Exercise details >> Extract precisely the lines of the entries below, from the first line through the line containing "(2) change container".

---

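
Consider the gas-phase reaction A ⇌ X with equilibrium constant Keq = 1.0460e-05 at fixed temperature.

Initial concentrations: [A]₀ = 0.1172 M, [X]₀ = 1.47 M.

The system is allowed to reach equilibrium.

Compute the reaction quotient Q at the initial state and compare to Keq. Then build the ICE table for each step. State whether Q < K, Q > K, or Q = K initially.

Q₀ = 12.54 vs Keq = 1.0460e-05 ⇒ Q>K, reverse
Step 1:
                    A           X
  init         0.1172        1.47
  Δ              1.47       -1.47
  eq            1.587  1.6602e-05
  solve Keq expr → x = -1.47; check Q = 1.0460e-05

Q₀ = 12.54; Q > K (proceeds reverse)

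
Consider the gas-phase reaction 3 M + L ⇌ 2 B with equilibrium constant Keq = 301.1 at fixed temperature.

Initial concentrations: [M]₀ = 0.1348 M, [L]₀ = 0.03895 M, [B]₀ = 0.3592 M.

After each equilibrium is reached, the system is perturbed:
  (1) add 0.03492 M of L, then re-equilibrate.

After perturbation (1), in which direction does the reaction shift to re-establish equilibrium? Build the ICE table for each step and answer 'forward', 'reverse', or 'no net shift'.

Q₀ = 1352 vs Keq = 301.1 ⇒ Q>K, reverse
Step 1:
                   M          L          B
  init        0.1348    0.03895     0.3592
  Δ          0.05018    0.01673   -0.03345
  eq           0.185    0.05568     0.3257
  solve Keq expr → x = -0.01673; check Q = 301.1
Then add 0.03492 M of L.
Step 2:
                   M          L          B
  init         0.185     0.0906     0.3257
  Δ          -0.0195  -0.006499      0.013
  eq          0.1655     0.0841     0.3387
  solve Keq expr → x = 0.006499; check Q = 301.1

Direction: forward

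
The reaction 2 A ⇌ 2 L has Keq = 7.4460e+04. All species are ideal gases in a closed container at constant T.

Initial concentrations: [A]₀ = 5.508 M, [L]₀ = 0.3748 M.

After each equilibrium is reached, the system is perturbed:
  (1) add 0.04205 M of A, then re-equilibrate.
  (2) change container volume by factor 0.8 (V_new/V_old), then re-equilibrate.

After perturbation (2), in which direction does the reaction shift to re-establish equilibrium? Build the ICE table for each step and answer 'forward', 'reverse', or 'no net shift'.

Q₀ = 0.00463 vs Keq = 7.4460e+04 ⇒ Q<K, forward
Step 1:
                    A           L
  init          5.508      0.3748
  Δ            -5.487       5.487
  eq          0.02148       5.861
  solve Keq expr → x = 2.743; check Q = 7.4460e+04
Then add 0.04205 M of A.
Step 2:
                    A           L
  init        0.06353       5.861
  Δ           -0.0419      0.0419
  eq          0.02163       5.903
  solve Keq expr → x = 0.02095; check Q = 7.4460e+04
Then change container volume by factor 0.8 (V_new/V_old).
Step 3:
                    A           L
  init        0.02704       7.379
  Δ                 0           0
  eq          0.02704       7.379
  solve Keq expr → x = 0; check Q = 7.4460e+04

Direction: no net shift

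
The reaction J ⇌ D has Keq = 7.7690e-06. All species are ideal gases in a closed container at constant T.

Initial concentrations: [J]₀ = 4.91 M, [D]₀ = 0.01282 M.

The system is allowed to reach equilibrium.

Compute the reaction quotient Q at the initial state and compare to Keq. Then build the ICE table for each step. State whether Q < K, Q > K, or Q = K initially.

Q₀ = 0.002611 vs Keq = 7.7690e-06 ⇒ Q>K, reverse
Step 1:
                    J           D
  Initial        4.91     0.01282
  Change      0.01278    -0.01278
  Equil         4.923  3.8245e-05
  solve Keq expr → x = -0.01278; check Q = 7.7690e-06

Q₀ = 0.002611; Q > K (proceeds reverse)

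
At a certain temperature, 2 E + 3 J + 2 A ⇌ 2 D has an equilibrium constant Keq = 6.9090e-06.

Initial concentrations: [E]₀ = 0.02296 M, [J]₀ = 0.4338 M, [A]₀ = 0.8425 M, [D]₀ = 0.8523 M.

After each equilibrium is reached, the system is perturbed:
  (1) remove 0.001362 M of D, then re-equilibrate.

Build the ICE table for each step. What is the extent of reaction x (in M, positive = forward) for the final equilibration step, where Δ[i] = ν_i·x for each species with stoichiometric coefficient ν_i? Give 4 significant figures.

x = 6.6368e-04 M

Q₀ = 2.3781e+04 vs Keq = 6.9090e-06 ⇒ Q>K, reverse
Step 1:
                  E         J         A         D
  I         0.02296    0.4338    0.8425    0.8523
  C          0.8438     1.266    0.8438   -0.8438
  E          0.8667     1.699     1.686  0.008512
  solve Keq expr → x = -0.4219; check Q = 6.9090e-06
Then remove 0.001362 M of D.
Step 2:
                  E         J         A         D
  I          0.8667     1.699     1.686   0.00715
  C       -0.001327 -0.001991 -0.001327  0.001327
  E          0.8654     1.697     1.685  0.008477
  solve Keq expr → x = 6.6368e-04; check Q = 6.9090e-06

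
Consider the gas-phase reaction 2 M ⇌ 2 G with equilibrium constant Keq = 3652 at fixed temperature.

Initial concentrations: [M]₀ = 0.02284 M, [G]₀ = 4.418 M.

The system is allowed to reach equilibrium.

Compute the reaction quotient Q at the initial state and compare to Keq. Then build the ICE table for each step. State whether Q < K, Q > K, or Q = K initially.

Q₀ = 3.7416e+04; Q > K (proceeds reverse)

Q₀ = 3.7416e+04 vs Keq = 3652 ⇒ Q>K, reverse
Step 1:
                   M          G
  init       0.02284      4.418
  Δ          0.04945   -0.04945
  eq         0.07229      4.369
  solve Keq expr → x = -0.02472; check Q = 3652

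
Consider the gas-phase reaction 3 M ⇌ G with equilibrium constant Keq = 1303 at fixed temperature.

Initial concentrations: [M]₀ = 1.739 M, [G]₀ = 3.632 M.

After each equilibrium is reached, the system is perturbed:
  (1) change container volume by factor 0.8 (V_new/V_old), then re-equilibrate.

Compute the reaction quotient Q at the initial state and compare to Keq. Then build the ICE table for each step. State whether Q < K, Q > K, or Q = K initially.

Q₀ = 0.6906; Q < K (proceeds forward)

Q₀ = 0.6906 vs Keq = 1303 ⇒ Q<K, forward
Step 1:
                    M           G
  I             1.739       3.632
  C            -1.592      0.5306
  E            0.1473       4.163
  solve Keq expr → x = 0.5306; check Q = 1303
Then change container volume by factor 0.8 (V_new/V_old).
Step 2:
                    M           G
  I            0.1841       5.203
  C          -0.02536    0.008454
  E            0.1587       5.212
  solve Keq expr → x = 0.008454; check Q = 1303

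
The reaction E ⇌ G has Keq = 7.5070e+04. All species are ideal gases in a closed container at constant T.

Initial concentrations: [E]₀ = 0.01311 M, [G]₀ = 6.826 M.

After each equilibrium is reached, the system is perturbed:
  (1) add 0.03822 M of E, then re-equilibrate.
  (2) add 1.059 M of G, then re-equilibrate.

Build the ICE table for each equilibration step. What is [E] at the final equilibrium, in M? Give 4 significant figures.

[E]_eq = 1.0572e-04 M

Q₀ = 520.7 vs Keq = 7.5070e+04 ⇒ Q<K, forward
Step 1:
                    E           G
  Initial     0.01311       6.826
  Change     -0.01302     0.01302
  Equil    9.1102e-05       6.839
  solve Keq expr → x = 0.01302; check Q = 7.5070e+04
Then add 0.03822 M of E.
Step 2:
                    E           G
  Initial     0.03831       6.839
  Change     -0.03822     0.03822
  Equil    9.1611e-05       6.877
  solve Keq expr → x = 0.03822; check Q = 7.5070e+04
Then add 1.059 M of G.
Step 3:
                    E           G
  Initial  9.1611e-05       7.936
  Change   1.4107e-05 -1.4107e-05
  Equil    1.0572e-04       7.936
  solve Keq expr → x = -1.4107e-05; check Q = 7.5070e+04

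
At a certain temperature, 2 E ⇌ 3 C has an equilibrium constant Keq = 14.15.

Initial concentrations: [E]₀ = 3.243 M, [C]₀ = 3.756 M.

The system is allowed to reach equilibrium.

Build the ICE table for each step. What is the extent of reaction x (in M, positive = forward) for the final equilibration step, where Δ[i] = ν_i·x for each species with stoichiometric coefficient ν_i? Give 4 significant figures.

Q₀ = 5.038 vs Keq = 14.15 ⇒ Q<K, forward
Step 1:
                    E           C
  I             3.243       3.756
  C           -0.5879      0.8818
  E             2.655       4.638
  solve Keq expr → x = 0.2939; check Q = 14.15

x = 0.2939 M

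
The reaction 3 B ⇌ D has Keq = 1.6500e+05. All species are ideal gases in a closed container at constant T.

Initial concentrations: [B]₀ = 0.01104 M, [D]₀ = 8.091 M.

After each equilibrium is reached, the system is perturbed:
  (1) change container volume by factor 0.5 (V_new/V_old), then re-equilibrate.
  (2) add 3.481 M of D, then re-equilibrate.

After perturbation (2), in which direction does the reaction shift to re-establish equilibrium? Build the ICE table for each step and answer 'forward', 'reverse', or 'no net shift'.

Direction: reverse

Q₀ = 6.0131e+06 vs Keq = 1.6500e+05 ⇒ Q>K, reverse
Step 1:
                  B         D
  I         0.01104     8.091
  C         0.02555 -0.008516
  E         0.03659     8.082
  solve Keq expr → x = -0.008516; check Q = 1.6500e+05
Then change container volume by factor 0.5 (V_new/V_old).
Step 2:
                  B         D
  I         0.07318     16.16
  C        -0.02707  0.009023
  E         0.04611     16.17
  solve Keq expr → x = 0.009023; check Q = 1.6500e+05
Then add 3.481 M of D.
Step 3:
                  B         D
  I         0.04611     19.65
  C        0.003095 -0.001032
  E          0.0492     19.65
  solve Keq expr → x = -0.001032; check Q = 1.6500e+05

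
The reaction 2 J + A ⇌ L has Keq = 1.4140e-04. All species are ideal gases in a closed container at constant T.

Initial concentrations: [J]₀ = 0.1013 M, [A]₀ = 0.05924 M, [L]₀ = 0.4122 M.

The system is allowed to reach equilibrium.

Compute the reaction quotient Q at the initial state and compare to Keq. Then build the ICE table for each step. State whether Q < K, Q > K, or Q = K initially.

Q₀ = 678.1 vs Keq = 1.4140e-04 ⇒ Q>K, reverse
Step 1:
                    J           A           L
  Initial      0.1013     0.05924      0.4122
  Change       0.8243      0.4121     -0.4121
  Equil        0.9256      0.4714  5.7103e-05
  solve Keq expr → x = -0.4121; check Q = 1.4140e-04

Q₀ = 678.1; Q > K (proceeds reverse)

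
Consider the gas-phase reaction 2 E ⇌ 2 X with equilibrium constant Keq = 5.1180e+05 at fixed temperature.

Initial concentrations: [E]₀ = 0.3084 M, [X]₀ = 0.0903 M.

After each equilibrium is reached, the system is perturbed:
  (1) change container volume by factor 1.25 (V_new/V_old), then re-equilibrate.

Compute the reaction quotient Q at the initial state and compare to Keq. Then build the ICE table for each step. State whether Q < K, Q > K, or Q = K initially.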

---

Task output >>
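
Consider the gas-phase reaction A ⇌ X with equilibrium constant Keq = 1.0460e-05 at fixed temperature.

Initial concentrations: [A]₀ = 0.1172 M, [X]₀ = 1.47 M.

The system is allowed to reach equilibrium.

Compute the reaction quotient Q at the initial state and compare to Keq. Then build the ICE table for each step. State whether Q < K, Q > K, or Q = K initially.

Q₀ = 12.54 vs Keq = 1.0460e-05 ⇒ Q>K, reverse
Step 1:
                    A           X
  init         0.1172        1.47
  Δ              1.47       -1.47
  eq            1.587  1.6602e-05
  solve Keq expr → x = -1.47; check Q = 1.0460e-05

Q₀ = 12.54; Q > K (proceeds reverse)

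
Consider the gas-phase reaction 3 M + L ⇌ 2 B with equilibrium constant Keq = 301.1 at fixed temperature.

Initial concentrations: [M]₀ = 0.1348 M, [L]₀ = 0.03895 M, [B]₀ = 0.3592 M.

After each equilibrium is reached, the system is perturbed:
  (1) add 0.03492 M of L, then re-equilibrate.

After perturbation (1), in which direction does the reaction shift to re-establish equilibrium? Build the ICE table for each step and answer 'forward', 'reverse', or 'no net shift'.

Q₀ = 1352 vs Keq = 301.1 ⇒ Q>K, reverse
Step 1:
                   M          L          B
  init        0.1348    0.03895     0.3592
  Δ          0.05018    0.01673   -0.03345
  eq           0.185    0.05568     0.3257
  solve Keq expr → x = -0.01673; check Q = 301.1
Then add 0.03492 M of L.
Step 2:
                   M          L          B
  init         0.185     0.0906     0.3257
  Δ          -0.0195  -0.006499      0.013
  eq          0.1655     0.0841     0.3387
  solve Keq expr → x = 0.006499; check Q = 301.1

Direction: forward

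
The reaction 2 A ⇌ 2 L has Keq = 7.4460e+04. All species are ideal gases in a closed container at constant T.

Initial concentrations: [A]₀ = 5.508 M, [L]₀ = 0.3748 M.

After each equilibrium is reached, the system is perturbed:
  (1) add 0.04205 M of A, then re-equilibrate.
  (2) change container volume by factor 0.8 (V_new/V_old), then re-equilibrate.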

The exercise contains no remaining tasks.